■ EXERCISE OBJECTIVE ■
Keeping every word in place, write out the entries that come next.
+ + + + +
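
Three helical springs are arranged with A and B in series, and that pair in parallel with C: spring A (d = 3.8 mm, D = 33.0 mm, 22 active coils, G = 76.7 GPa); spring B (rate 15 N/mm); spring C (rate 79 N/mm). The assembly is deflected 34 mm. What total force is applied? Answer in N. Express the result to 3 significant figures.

2760 N

k_A = Gd⁴/(8D³N_a) = (76.7×10³)(3.8⁴)/(8·33.0³·22) = 2.5286 N/mm
Springs A,B series: k_AB = 1/(1/2.5286+1/15) = 2.1638 N/mm; parallel with C: k_eq = 2.1638+79 = 81.164 N/mm
F = k_eq·δ = 81.164·34 = 2759.6 N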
+ + + + +
■ FINISHED TASK ■
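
Three helical springs are arranged with A and B in series, and that pair in parallel with C: spring A (d = 3.8 mm, D = 33.0 mm, 22 active coils, G = 76.7 GPa); spring B (rate 15 N/mm); spring C (rate 79 N/mm). The assembly is deflected 34 mm. What total force is applied? Answer in N. Express the result to 3 significant figures.

2760 N

k_A = Gd⁴/(8D³N_a) = (76.7×10³)(3.8⁴)/(8·33.0³·22) = 2.5286 N/mm
Springs A,B series: k_AB = 1/(1/2.5286+1/15) = 2.1638 N/mm; parallel with C: k_eq = 2.1638+79 = 81.164 N/mm
F = k_eq·δ = 81.164·34 = 2759.6 N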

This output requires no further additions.